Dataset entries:
* * * *

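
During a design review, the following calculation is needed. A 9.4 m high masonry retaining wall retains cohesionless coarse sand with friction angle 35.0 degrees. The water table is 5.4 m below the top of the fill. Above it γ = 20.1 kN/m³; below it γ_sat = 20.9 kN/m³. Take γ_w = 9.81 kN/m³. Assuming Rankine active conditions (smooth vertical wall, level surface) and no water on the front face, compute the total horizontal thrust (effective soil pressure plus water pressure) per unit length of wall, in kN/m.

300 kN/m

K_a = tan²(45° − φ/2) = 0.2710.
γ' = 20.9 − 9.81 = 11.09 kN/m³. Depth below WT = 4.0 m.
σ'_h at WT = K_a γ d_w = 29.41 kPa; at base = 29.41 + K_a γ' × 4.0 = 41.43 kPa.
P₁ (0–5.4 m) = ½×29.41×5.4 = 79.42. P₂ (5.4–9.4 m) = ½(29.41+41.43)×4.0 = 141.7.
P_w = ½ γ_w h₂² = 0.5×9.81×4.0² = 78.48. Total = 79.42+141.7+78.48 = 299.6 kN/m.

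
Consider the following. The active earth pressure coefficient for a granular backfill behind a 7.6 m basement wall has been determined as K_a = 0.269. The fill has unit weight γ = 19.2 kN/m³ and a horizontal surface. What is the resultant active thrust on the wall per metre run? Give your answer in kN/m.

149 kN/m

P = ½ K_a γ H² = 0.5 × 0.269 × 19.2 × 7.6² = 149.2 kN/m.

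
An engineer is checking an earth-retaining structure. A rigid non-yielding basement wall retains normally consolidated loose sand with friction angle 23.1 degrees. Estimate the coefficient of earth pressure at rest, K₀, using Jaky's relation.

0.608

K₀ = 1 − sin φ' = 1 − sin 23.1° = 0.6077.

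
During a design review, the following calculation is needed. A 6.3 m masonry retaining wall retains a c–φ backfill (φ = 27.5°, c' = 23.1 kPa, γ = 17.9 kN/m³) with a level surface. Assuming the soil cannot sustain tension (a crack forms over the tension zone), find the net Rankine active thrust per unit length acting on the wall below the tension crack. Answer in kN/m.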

* * * *

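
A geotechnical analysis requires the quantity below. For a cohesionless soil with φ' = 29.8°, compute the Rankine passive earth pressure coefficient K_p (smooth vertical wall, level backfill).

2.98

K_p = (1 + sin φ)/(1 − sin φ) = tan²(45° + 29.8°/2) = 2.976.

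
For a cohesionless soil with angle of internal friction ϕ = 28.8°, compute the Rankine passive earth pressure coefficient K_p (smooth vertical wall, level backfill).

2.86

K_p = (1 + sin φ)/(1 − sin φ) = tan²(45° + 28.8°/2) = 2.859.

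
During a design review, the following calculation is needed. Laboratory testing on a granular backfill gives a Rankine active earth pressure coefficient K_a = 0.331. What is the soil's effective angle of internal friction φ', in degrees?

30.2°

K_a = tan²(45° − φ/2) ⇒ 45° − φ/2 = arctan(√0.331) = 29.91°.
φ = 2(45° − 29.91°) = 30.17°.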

* * * *

> _PROBLEM_
Both end lines included, restate word for word the lines above from the line with "An engineer is" to the line with "crack. Answer in kN/m.", and nothing else.

> _RESPONSE TO THIS EXERCISE_
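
An engineer is checking an earth-retaining structure. A rigid non-yielding basement wall retains normally consolidated loose sand with friction angle 23.1 degrees. Estimate the coefficient of earth pressure at rest, K₀, using Jaky's relation.

0.608

K₀ = 1 − sin φ' = 1 − sin 23.1° = 0.6077.

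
During a design review, the following calculation is needed. A 6.3 m masonry retaining wall retains a c–φ backfill (φ = 27.5°, c' = 23.1 kPa, γ = 17.9 kN/m³) with a level surface. Assuming the soil cannot sustain tension (a crack forms over the tension zone), find the net Rankine active thrust per unit length acting on the wall below the tension crack. Answer in kN/m.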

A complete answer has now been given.